DATA FOR THE TASK:
- - -

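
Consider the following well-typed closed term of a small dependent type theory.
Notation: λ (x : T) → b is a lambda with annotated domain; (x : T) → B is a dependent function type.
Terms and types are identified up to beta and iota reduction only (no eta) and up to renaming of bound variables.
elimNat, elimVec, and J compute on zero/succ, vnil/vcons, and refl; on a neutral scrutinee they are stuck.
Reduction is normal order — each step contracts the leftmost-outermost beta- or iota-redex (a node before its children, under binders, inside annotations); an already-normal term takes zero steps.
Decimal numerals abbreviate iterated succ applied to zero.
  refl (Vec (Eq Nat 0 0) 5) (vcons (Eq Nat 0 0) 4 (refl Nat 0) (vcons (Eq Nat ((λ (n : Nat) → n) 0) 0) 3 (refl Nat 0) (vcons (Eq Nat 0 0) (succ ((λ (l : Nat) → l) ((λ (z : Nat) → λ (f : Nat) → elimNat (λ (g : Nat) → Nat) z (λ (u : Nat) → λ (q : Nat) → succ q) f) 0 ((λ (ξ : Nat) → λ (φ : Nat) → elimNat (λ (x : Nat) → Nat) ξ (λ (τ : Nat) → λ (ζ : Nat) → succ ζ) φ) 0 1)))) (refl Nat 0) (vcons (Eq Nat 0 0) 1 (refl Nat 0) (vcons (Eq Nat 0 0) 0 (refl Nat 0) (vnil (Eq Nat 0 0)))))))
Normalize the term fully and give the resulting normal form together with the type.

reduced normal form:
  refl (Vec (Eq Nat 0 0) 5) (vcons (Eq Nat 0 0) 4 (refl Nat 0) (vcons (Eq Nat 0 0) 3 (refl Nat 0) (vcons (Eq Nat 0 0) 2 (refl Nat 0) (vcons (Eq Nat 0 0) 1 (refl Nat 0) (vcons (Eq Nat 0 0) 0 (refl Nat 0) (vnil (Eq Nat 0 0)))))))
the term's type:
  Eq (Vec (Eq Nat 0 0) 5) (vcons (Eq Nat 0 0) 4 (refl Nat 0) (vcons (Eq Nat 0 0) 3 (refl Nat 0) (vcons (Eq Nat 0 0) 2 (refl Nat 0) (vcons (Eq Nat 0 0) 1 (refl Nat 0) (vcons (Eq Nat 0 0) 0 (refl Nat 0) (vnil (Eq Nat 0 0))))))) (vcons (Eq Nat 0 0) 4 (refl Nat 0) (vcons (Eq Nat 0 0) 3 (refl Nat 0) (vcons (Eq Nat 0 0) 2 (refl Nat 0) (vcons (Eq Nat 0 0) 1 (refl Nat 0) (vcons (Eq Nat 0 0) 0 (refl Nat 0) (vnil (Eq Nat 0 0)))))))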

- - -

EXERCISE: The lines to return begin at the first line of the records and end at the line holding "Decimal numerals abbreviate"; please return them exactly, including both, and nothing beyond.

YOUR SOLUTION:
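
Consider the following well-typed closed term of a small dependent type theory.
Notation: λ (x : T) → b is a lambda with annotated domain; (x : T) → B is a dependent function type.
Terms and types are identified up to beta and iota reduction only (no eta) and up to renaming of bound variables.
elimNat, elimVec, and J compute on zero/succ, vnil/vcons, and refl; on a neutral scrutinee they are stuck.
Reduction is normal order — each step contracts the leftmost-outermost beta- or iota-redex (a node before its children, under binders, inside annotations); an already-normal term takes zero steps.
Decimal numerals abbreviate iterated succ applied to zero.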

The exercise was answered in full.